ENTRIES SUPPLIED Start Marker

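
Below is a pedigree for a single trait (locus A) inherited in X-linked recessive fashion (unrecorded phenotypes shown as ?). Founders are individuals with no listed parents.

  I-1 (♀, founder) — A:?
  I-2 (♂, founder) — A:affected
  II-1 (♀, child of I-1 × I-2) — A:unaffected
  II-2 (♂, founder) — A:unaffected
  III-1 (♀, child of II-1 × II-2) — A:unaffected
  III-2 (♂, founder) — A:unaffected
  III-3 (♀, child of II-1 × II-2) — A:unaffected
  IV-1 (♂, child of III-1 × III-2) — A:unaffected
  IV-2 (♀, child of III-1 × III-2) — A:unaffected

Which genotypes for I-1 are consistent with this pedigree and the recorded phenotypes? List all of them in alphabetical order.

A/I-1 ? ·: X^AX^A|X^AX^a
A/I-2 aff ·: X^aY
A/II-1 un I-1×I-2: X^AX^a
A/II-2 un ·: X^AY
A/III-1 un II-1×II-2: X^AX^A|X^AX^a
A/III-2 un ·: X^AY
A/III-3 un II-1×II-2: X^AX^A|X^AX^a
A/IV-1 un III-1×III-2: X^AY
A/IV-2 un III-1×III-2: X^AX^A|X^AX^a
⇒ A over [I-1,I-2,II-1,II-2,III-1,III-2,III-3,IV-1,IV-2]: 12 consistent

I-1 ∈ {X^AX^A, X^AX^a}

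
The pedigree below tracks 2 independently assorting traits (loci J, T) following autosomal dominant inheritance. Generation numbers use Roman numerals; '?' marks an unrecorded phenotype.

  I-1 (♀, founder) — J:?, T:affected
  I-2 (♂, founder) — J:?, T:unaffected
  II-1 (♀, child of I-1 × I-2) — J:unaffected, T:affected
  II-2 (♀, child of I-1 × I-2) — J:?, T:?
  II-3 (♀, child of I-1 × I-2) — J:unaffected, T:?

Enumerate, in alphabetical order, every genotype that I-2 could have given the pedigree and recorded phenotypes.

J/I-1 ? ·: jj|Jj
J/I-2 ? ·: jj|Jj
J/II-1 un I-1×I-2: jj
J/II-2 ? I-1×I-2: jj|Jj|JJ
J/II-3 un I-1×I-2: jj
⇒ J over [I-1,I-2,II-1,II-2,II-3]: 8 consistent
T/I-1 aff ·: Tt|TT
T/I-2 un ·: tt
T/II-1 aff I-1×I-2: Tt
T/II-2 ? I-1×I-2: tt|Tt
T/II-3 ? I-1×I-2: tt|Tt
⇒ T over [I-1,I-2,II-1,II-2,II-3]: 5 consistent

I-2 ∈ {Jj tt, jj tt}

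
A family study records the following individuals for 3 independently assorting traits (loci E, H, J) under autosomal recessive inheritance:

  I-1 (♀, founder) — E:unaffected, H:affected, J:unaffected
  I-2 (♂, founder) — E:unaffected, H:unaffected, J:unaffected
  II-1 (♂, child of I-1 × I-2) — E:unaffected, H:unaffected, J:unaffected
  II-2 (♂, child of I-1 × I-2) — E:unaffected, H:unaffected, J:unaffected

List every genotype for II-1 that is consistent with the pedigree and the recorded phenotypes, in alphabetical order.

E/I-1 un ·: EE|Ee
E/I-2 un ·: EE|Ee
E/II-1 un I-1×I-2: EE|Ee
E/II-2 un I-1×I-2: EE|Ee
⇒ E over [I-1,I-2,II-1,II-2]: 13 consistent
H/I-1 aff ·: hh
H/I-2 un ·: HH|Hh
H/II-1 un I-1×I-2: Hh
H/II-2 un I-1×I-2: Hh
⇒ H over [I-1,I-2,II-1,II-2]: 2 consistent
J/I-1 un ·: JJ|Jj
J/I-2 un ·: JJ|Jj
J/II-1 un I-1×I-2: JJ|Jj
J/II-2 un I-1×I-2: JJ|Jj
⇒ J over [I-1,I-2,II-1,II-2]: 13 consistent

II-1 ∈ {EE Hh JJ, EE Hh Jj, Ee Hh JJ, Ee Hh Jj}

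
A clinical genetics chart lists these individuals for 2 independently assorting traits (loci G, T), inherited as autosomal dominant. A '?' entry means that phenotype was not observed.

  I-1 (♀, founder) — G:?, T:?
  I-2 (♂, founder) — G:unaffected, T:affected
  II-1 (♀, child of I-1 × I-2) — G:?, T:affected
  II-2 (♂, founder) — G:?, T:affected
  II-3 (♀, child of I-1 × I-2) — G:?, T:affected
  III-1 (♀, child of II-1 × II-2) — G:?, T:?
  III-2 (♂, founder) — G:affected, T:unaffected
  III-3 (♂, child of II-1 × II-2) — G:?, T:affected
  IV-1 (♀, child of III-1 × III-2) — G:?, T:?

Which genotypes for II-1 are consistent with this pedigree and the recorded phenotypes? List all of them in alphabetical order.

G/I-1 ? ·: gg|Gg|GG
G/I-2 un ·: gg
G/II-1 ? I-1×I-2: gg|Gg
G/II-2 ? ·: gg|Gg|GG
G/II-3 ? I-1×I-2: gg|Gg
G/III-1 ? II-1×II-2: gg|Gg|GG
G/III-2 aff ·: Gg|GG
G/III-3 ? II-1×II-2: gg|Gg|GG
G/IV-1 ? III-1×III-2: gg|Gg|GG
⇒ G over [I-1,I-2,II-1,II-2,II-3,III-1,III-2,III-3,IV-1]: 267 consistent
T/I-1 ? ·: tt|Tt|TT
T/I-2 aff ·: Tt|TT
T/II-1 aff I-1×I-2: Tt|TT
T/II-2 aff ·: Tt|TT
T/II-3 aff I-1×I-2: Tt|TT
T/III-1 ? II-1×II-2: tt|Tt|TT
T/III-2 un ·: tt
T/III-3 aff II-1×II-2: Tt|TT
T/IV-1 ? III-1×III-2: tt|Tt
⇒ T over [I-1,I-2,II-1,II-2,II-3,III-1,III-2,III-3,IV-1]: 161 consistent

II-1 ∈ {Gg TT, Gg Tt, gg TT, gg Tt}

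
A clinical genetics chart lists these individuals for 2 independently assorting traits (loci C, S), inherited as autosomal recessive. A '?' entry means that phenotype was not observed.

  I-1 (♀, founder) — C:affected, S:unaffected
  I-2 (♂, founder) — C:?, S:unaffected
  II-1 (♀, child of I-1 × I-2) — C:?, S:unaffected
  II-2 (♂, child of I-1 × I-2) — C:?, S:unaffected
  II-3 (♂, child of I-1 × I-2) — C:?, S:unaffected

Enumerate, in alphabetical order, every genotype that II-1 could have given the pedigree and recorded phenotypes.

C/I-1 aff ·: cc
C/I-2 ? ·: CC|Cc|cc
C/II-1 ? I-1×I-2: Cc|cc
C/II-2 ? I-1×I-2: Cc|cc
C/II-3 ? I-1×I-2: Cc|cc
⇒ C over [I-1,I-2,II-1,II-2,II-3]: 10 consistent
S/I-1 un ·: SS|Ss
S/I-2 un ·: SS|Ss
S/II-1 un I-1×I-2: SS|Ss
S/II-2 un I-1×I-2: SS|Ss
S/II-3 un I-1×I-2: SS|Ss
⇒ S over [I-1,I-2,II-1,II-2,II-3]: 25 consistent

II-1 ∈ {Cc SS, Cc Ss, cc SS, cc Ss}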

ENTRIES SUPPLIED End Marker

● WHAT YOU SHOULD DO:
Each line containing the word "genetics" needs to be copied from the data above.

● RESPONSE FOR THIS EXERCISE:
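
A clinical genetics chart lists these individuals for 2 independently assorting traits (loci G, T), inherited as autosomal dominant. A '?' entry means that phenotype was not observed.
A clinical genetics chart lists these individuals for 2 independently assorting traits (loci C, S), inherited as autosomal recessive. A '?' entry means that phenotype was not observed.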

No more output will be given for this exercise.